#### Source data
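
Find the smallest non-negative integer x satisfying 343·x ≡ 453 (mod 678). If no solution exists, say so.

gcd(343, 678) = 1, so a unique solution mod 678 exists.
343⁻¹ ≡ 85 (mod 678).
x ≡ 85·453 ≡ 537 (mod 678).

537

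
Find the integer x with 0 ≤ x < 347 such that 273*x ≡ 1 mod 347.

211

Apply the Euclidean algorithm and back-substitute:
347 = 1×273 + 74
273 = 3×74 + 51
74 = 1×51 + 23
51 = 2×23 + 5
23 = 4×5 + 3
5 = 1×3 + 2
3 = 1×2 + 1
2 = 2×1 + 0
gcd(273, 347) = 1, so the inverse exists.
Back-substitute for 1:
1 = 1×3 − 1×2
  = −1×5 + 2×3
  = 2×23 − 9×5
  = −9×51 + 20×23
  = 20×74 − 29×51
  = −29×273 + 107×74
  = 107×347 − 136×273
So 273⁻¹ ≡ −136 ≡ 211 (mod 347).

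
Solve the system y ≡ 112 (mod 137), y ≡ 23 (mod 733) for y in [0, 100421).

99711

137⁻¹ mod 733: 137×626 ≡ 1 (mod 733), so 137⁻¹ ≡ 626.
y = 112 + 137×((23 − 112)×626 mod 733) = 112 + 137×727 = 99711.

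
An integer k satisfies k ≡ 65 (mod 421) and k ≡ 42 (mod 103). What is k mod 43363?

421⁻¹ mod 103: 421·23 ≡ 1 (mod 103), so 421⁻¹ ≡ 23.
k = 65 + 421·((42 − 65)·23 mod 103) = 65 + 421·89 = 37534.
Check: 37534 mod 421 = 65, 37534 mod 103 = 42. ✓

37534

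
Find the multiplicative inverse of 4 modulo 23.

6

Run the extended Euclidean algorithm:
23 = 5·4 + 3
4 = 1·3 + 1
3 = 3·1 + 0
gcd(4, 23) = 1, so the inverse exists.
Bézout: 1 = −1·23 + 6·4.
So 4⁻¹ ≡ 6 (mod 23).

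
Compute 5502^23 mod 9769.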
########
● **Assigned task**
Copy exactly the lines that begin with the one containing "An integer k" and continue to the end of the records, both included, and nothing more.

● **Solution to the problem**
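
An integer k satisfies k ≡ 65 (mod 421) and k ≡ 42 (mod 103). What is k mod 43363?

421⁻¹ mod 103: 421·23 ≡ 1 (mod 103), so 421⁻¹ ≡ 23.
k = 65 + 421·((42 − 65)·23 mod 103) = 65 + 421·89 = 37534.
Check: 37534 mod 421 = 65, 37534 mod 103 = 42. ✓

37534

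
Find the multiplicative inverse of 4 modulo 23.

6

Run the extended Euclidean algorithm:
23 = 5·4 + 3
4 = 1·3 + 1
3 = 3·1 + 0
gcd(4, 23) = 1, so the inverse exists.
Bézout: 1 = −1·23 + 6·4.
So 4⁻¹ ≡ 6 (mod 23).

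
Compute 5502^23 mod 9769.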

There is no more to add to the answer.